#### [Exercise]
What is needed here is an exact copy of all the records below.
Data listing below:
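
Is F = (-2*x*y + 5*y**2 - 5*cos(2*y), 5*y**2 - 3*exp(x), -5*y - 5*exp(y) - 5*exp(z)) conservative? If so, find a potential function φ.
No, ∇×F = (-5*exp(y) - 5, 0, 2*x - 10*y - 3*exp(x) - 10*sin(2*y)) ≠ 0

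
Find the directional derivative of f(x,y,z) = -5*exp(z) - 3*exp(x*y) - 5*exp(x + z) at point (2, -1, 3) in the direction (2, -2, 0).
sqrt(2)*(9 - 5*exp(7))*exp(-2)/2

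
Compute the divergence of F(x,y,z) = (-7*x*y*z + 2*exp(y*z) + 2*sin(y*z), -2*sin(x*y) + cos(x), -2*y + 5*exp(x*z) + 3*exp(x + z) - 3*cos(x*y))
5*x*exp(x*z) - 2*x*cos(x*y) - 7*y*z + 3*exp(x + z)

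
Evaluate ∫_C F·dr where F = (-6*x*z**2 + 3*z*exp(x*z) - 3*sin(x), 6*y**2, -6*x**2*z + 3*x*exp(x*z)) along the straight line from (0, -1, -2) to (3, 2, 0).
3*cos(3) + 15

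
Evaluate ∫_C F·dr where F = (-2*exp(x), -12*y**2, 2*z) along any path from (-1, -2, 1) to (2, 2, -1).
-64 - 2*exp(2) + 2*exp(-1)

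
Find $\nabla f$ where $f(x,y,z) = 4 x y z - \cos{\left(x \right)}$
(4*y*z + sin(x), 4*x*z, 4*x*y)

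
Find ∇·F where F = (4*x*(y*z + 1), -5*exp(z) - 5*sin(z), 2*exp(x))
4*y*z + 4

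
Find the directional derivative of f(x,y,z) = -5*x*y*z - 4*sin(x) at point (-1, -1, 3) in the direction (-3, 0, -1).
sqrt(10)*(-4 + 6*cos(1)/5)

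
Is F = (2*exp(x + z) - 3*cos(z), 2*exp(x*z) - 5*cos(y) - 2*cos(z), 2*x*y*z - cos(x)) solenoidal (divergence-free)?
No, ∇·F = 2*x*y + 2*exp(x + z) + 5*sin(y)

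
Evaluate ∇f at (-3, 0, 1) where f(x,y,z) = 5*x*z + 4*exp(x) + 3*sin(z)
(4*exp(-3) + 5, 0, -15 + 3*cos(1))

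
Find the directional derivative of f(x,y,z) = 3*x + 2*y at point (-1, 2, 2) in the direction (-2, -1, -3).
-4*sqrt(14)/7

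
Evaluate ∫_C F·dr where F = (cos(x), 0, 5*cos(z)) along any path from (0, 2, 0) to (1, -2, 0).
sin(1)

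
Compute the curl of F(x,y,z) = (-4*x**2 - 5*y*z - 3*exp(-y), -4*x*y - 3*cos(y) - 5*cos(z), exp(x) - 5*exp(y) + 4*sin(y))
(-5*exp(y) - 5*sin(z) + 4*cos(y), -5*y - exp(x), -4*y + 5*z - 3*exp(-y))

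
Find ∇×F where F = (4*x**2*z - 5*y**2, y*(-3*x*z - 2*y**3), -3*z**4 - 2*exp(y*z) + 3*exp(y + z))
(3*x*y - 2*z*exp(y*z) + 3*exp(y + z), 4*x**2, y*(10 - 3*z))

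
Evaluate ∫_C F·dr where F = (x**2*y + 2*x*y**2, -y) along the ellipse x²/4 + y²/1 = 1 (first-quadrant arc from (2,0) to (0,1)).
-5/2 - pi/2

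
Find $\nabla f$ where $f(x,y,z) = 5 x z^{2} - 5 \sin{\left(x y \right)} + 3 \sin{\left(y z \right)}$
(-5*y*cos(x*y) + 5*z**2, -5*x*cos(x*y) + 3*z*cos(y*z), 10*x*z + 3*y*cos(y*z))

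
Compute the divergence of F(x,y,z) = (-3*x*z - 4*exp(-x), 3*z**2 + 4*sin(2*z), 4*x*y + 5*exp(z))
-3*z + 5*exp(z) + 4*exp(-x)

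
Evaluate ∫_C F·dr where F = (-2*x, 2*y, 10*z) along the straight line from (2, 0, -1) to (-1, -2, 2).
22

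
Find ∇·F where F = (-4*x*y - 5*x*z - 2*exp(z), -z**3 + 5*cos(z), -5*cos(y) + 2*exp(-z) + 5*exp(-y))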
End of Data listing.
#### [Answer section]
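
Is F = (-2*x*y + 5*y**2 - 5*cos(2*y), 5*y**2 - 3*exp(x), -5*y - 5*exp(y) - 5*exp(z)) conservative? If so, find a potential function φ.
No, ∇×F = (-5*exp(y) - 5, 0, 2*x - 10*y - 3*exp(x) - 10*sin(2*y)) ≠ 0

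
Find the directional derivative of f(x,y,z) = -5*exp(z) - 3*exp(x*y) - 5*exp(x + z) at point (2, -1, 3) in the direction (2, -2, 0).
sqrt(2)*(9 - 5*exp(7))*exp(-2)/2

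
Compute the divergence of F(x,y,z) = (-7*x*y*z + 2*exp(y*z) + 2*sin(y*z), -2*sin(x*y) + cos(x), -2*y + 5*exp(x*z) + 3*exp(x + z) - 3*cos(x*y))
5*x*exp(x*z) - 2*x*cos(x*y) - 7*y*z + 3*exp(x + z)

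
Evaluate ∫_C F·dr where F = (-6*x*z**2 + 3*z*exp(x*z) - 3*sin(x), 6*y**2, -6*x**2*z + 3*x*exp(x*z)) along the straight line from (0, -1, -2) to (3, 2, 0).
3*cos(3) + 15

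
Evaluate ∫_C F·dr where F = (-2*exp(x), -12*y**2, 2*z) along any path from (-1, -2, 1) to (2, 2, -1).
-64 - 2*exp(2) + 2*exp(-1)

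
Find $\nabla f$ where $f(x,y,z) = 4 x y z - \cos{\left(x \right)}$
(4*y*z + sin(x), 4*x*z, 4*x*y)

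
Find ∇·F where F = (4*x*(y*z + 1), -5*exp(z) - 5*sin(z), 2*exp(x))
4*y*z + 4

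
Find the directional derivative of f(x,y,z) = -5*x*y*z - 4*sin(x) at point (-1, -1, 3) in the direction (-3, 0, -1).
sqrt(10)*(-4 + 6*cos(1)/5)

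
Is F = (2*exp(x + z) - 3*cos(z), 2*exp(x*z) - 5*cos(y) - 2*cos(z), 2*x*y*z - cos(x)) solenoidal (divergence-free)?
No, ∇·F = 2*x*y + 2*exp(x + z) + 5*sin(y)

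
Evaluate ∇f at (-3, 0, 1) where f(x,y,z) = 5*x*z + 4*exp(x) + 3*sin(z)
(4*exp(-3) + 5, 0, -15 + 3*cos(1))

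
Find the directional derivative of f(x,y,z) = 3*x + 2*y at point (-1, 2, 2) in the direction (-2, -1, -3).
-4*sqrt(14)/7

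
Evaluate ∫_C F·dr where F = (cos(x), 0, 5*cos(z)) along any path from (0, 2, 0) to (1, -2, 0).
sin(1)

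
Compute the curl of F(x,y,z) = (-4*x**2 - 5*y*z - 3*exp(-y), -4*x*y - 3*cos(y) - 5*cos(z), exp(x) - 5*exp(y) + 4*sin(y))
(-5*exp(y) - 5*sin(z) + 4*cos(y), -5*y - exp(x), -4*y + 5*z - 3*exp(-y))

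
Find ∇×F where F = (4*x**2*z - 5*y**2, y*(-3*x*z - 2*y**3), -3*z**4 - 2*exp(y*z) + 3*exp(y + z))
(3*x*y - 2*z*exp(y*z) + 3*exp(y + z), 4*x**2, y*(10 - 3*z))

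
Evaluate ∫_C F·dr where F = (x**2*y + 2*x*y**2, -y) along the ellipse x²/4 + y²/1 = 1 (first-quadrant arc from (2,0) to (0,1)).
-5/2 - pi/2

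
Find $\nabla f$ where $f(x,y,z) = 5 x z^{2} - 5 \sin{\left(x y \right)} + 3 \sin{\left(y z \right)}$
(-5*y*cos(x*y) + 5*z**2, -5*x*cos(x*y) + 3*z*cos(y*z), 10*x*z + 3*y*cos(y*z))

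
Compute the divergence of F(x,y,z) = (-3*x*z - 4*exp(-x), 3*z**2 + 4*sin(2*z), 4*x*y + 5*exp(z))
-3*z + 5*exp(z) + 4*exp(-x)

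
Evaluate ∫_C F·dr where F = (-2*x, 2*y, 10*z) along the straight line from (2, 0, -1) to (-1, -2, 2).
22

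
Find ∇·F where F = (-4*x*y - 5*x*z - 2*exp(z), -z**3 + 5*cos(z), -5*cos(y) + 2*exp(-z) + 5*exp(-y))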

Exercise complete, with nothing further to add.